_WHAT IS EXPECTED_
Among the lines of the data, copy those that hold "from".

_MATERIAL FOR THIS TASK_

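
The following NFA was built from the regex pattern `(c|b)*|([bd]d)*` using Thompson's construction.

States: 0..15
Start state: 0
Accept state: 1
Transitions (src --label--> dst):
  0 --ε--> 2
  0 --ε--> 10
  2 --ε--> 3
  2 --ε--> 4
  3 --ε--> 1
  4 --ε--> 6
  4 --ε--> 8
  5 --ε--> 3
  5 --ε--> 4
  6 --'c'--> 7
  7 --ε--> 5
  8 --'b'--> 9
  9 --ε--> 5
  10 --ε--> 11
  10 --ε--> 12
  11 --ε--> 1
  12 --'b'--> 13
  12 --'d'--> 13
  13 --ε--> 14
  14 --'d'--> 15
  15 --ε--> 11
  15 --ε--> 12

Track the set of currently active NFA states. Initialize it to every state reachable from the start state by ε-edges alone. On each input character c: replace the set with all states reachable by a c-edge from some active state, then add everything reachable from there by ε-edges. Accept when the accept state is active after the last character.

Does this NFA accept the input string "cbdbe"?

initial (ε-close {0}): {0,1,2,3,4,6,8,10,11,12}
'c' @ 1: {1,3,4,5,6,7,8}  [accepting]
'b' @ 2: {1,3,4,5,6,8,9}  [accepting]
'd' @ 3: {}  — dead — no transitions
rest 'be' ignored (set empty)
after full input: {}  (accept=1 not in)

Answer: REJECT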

_OUTPUT OF THE EXERCISE_
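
The following NFA was built from the regex pattern `(c|b)*|([bd]d)*` using Thompson's construction.
Track the set of currently active NFA states. Initialize it to every state reachable from the start state by ε-edges alone. On each input character c: replace the set with all states reachable by a c-edge from some active state, then add everything reachable from there by ε-edges. Accept when the accept state is active after the last character.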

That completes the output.